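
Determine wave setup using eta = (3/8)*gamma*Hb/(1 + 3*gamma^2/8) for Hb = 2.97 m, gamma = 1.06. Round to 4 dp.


eta = (3/8) * gamma * Hb / (1 + 3*gamma^2/8)
Numerator = (3/8) * 1.06 * 2.97 = 1.180575
Denominator = 1 + 3*1.06^2/8 = 1 + 0.421350 = 1.421350
eta = 1.180575 / 1.421350
eta = 0.8306 m

0.8306


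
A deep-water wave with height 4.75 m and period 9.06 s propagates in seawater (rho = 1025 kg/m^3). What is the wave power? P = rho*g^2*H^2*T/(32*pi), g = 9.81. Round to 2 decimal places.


P = rho * g^2 * H^2 * T / (32 * pi)
P = 1025 * 9.81^2 * 4.75^2 * 9.06 / (32 * pi)
P = 1025 * 96.2361 * 22.5625 * 9.06 / 100.53096
P = 200575.30 W/m

200575.30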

YOUR INSTRUCTIONS » After reading the entries, reproduce every one of them exactly.

WRITTEN ANSWER »
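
Determine wave setup using eta = (3/8)*gamma*Hb/(1 + 3*gamma^2/8) for Hb = 2.97 m, gamma = 1.06. Round to 4 dp.


eta = (3/8) * gamma * Hb / (1 + 3*gamma^2/8)
Numerator = (3/8) * 1.06 * 2.97 = 1.180575
Denominator = 1 + 3*1.06^2/8 = 1 + 0.421350 = 1.421350
eta = 1.180575 / 1.421350
eta = 0.8306 m

0.8306


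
A deep-water wave with height 4.75 m and period 9.06 s propagates in seawater (rho = 1025 kg/m^3). What is the wave power? P = rho*g^2*H^2*T/(32*pi), g = 9.81. Round to 2 decimal places.


P = rho * g^2 * H^2 * T / (32 * pi)
P = 1025 * 9.81^2 * 4.75^2 * 9.06 / (32 * pi)
P = 1025 * 96.2361 * 22.5625 * 9.06 / 100.53096
P = 200575.30 W/m

200575.30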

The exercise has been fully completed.